_TASK PROMPT_
Copy whichever lines of the data hold the word "bottom".

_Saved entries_
============

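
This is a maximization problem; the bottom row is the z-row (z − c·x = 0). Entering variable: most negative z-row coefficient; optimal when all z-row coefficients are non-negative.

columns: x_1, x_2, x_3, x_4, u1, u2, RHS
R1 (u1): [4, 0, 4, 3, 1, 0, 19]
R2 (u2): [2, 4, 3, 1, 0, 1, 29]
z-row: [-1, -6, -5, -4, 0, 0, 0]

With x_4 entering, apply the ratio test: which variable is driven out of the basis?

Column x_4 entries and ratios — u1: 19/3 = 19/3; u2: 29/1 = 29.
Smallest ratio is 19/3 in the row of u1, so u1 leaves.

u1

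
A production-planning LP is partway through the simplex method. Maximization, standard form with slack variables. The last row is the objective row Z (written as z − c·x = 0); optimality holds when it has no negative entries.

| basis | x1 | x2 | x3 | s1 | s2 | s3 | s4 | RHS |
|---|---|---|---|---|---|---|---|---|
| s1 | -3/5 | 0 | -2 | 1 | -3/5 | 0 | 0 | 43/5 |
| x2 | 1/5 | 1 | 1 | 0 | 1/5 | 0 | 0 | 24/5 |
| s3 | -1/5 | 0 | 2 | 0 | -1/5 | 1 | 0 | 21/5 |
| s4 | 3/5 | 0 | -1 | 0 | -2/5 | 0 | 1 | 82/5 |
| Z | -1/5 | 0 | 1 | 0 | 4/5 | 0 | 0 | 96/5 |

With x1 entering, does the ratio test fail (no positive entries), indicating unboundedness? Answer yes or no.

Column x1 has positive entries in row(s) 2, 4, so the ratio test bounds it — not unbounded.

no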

============

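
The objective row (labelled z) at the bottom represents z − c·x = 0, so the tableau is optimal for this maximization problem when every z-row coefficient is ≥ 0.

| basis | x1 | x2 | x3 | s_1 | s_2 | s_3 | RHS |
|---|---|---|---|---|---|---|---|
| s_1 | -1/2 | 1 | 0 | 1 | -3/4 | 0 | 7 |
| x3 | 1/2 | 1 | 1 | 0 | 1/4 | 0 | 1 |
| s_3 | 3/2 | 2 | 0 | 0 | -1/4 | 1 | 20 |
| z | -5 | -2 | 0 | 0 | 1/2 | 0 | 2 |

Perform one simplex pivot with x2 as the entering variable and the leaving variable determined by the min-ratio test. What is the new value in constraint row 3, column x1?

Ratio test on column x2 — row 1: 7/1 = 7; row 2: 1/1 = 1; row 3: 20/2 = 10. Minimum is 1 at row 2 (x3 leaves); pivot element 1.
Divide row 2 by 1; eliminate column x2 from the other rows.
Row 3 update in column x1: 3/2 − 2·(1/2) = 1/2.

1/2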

============

_YOUR RESPONSE_
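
This is a maximization problem; the bottom row is the z-row (z − c·x = 0). Entering variable: most negative z-row coefficient; optimal when all z-row coefficients are non-negative.
The objective row (labelled z) at the bottom represents z − c·x = 0, so the tableau is optimal for this maximization problem when every z-row coefficient is ≥ 0.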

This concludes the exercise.